### [WORK INSTRUCTIONS]
Give back only the lines from the one with "A bracket plate" through the last line of the data, exactly as they appear.

Saved entries:
══════════
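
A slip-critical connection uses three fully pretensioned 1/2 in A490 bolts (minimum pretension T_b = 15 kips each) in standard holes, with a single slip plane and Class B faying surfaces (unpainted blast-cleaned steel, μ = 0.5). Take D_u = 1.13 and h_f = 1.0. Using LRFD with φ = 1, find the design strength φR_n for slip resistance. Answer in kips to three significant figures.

25.4 kips

R_n = μ · D_u · h_f · T_b · n_s · n_b = 0.5 × 1.13 × 1.0 × 15 × 1 × 3 = 25.42 kips.
Design strength φR_n = 1 × 25.42 = 25.4 kips.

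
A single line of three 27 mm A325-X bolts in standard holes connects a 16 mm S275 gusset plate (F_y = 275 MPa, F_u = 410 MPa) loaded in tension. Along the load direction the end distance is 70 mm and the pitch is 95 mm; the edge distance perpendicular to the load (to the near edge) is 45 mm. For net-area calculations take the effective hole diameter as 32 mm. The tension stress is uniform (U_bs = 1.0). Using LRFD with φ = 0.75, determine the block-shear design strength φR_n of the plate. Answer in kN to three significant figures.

Shear plane L_v = 70 + 2·95 = 260 mm; A_gv = 260 × 16 = 4160 mm².
A_nv = (260 − 2.5·32) × 16 = 2880 mm².
A_nt = (45 − 0.5·32) × 16 = 464 mm².
0.6 F_u A_nv = 708.5 kN; 0.6 F_y A_gv = 686.4 kN → shear yielding governs the shear term.
R_n = 686.4 + 1.0 × 410 × 464 / 1000 = 876.6 kN.
Design strength φR_n = 0.75 × 876.6 = 657 kN.

657 kN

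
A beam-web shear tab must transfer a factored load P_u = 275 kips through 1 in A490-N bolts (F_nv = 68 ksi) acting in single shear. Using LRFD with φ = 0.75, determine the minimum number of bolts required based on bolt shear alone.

A_b = π·1²/4 = 0.7854 in².
Per-bolt design strength φR_n = 0.75 × 68 × 0.7854 × 1 = 40.06 kips.
n ≥ 275 / 40.06 = 6.866 → use 7 bolts.

7 bolts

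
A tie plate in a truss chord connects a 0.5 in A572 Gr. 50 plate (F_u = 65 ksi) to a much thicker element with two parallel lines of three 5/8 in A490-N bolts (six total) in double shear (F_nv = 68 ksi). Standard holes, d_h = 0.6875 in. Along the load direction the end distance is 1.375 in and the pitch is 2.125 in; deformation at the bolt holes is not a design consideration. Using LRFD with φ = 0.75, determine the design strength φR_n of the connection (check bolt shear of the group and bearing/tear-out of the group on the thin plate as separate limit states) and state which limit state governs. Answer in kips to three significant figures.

Bolt shear: A_b = π·0.625²/4 = 0.3068 in²; R_n = 68 × 0.3068 × 6 × 2 = 250.3 kips → 0.75 × 250.3 = 188 kips.
Bearing (1.5 l_c t F_u ≤ 3.0 d t F_u): upper limit = 3.0·0.625·0.5·65 = 60.94 kips.
  Edge l_c = 1.375 − 0.6875/2 = 1.031 → r_n = 50.27 kips; interior l_c = 2.125 − 0.6875 = 1.438 → r_n = 60.94 kips.
  R_n,bearing = 2·50.27 + 4·60.94 = 344.3 kips → 0.75 × 344.3 = 258 kips.
Bolt shear governs: 188 kips.

188 kips (bolt shear governs)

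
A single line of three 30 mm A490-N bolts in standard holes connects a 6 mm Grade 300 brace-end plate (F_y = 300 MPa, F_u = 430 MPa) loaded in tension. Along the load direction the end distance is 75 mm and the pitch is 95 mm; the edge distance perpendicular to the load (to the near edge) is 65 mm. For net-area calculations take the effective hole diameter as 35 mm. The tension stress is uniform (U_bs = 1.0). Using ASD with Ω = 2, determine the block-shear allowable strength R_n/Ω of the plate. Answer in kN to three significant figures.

Shear plane L_v = 75 + 2·95 = 265 mm; A_gv = 265 × 6 = 1590 mm².
A_nv = (265 − 2.5·35) × 6 = 1065 mm².
A_nt = (65 − 0.5·35) × 6 = 285 mm².
0.6 F_u A_nv = 274.8 kN; 0.6 F_y A_gv = 286.2 kN → shear rupture governs the shear term.
R_n = 274.8 + 1.0 × 430 × 285 / 1000 = 397.3 kN.
Allowable strength R_n/Ω = 397.3 / 2 = 199 kN.

199 kN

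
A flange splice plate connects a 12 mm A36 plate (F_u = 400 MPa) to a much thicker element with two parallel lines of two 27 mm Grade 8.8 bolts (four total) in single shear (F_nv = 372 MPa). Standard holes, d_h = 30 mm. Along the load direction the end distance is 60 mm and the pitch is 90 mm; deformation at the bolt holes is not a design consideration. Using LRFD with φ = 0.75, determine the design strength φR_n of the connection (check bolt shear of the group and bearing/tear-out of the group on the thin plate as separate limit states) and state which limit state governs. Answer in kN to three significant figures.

639 kN (bolt shear governs)

Bolt shear: A_b = π·27²/4 = 572.6 mm²; R_n = 372 × 572.6 × 4 × 1 / 1000 = 852 kN → 0.75 × 852 = 639 kN.
Bearing (1.5 l_c t F_u ≤ 3.0 d t F_u): upper limit = 3.0·27·12·400 / 1000 = 388.8 kN.
  Edge l_c = 60 − 30/2 = 45 → r_n = 324 kN; interior l_c = 90 − 30 = 60 → r_n = 388.8 kN.
  R_n,bearing = 2·324 + 2·388.8 = 1426 kN → 0.75 × 1426 = 1070 kN.
Bolt shear governs: 639 kN.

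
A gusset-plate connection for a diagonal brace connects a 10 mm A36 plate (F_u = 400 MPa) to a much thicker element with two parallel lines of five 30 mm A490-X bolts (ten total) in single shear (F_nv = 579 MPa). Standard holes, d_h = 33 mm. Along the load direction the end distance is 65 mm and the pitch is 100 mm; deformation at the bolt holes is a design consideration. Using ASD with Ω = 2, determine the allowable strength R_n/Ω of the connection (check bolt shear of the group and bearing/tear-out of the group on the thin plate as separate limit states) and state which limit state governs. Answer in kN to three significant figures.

1380 kN (bearing governs)

Bolt shear: A_b = π·30²/4 = 706.9 mm²; R_n = 579 × 706.9 × 10 × 1 / 1000 = 4093 kN → 4093 / 2 = 2050 kN.
Bearing (1.2 l_c t F_u ≤ 2.4 d t F_u): upper limit = 2.4·30·10·400 / 1000 = 288 kN.
  Edge l_c = 65 − 33/2 = 48.5 → r_n = 232.8 kN; interior l_c = 100 − 33 = 67 → r_n = 288 kN.
  R_n,bearing = 2·232.8 + 8·288 = 2770 kN → 2770 / 2 = 1380 kN.
Bearing governs: 1380 kN.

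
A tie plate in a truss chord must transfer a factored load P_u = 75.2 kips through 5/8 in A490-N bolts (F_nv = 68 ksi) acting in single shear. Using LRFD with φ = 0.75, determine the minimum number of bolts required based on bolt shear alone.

A_b = π·0.625²/4 = 0.3068 in².
Per-bolt design strength φR_n = 0.75 × 68 × 0.3068 × 1 = 15.65 kips.
n ≥ 75.2 / 15.65 = 4.806 → use 5 bolts.

5 bolts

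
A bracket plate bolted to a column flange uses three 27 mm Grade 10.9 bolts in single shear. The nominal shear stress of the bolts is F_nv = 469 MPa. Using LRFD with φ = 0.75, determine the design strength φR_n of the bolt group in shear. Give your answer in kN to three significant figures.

A_b = π × 27² / 4 = 572.6 mm².
R_n = F_nv · A_b · n · n_s = 469 × 572.6 × 3 × 1 / 1000 = 805.6 kN.
Design strength φR_n = 0.75 × 805.6 = 604 kN.

604 kN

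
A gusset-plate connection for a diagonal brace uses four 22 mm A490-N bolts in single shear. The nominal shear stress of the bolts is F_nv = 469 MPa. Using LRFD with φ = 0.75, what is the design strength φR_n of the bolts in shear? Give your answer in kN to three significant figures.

A_b = π × 22² / 4 = 380.1 mm².
R_n = F_nv · A_b · n · n_s = 469 × 380.1 × 4 × 1 / 1000 = 713.1 kN.
Design strength φR_n = 0.75 × 713.1 = 535 kN.

535 kN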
══════════
### [PROBLEM SOLUTION]
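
A bracket plate bolted to a column flange uses three 27 mm Grade 10.9 bolts in single shear. The nominal shear stress of the bolts is F_nv = 469 MPa. Using LRFD with φ = 0.75, determine the design strength φR_n of the bolt group in shear. Give your answer in kN to three significant figures.

A_b = π × 27² / 4 = 572.6 mm².
R_n = F_nv · A_b · n · n_s = 469 × 572.6 × 3 × 1 / 1000 = 805.6 kN.
Design strength φR_n = 0.75 × 805.6 = 604 kN.

604 kN

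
A gusset-plate connection for a diagonal brace uses four 22 mm A490-N bolts in single shear. The nominal shear stress of the bolts is F_nv = 469 MPa. Using LRFD with φ = 0.75, what is the design strength φR_n of the bolts in shear? Give your answer in kN to three significant figures.

A_b = π × 22² / 4 = 380.1 mm².
R_n = F_nv · A_b · n · n_s = 469 × 380.1 × 4 × 1 / 1000 = 713.1 kN.
Design strength φR_n = 0.75 × 713.1 = 535 kN.

535 kN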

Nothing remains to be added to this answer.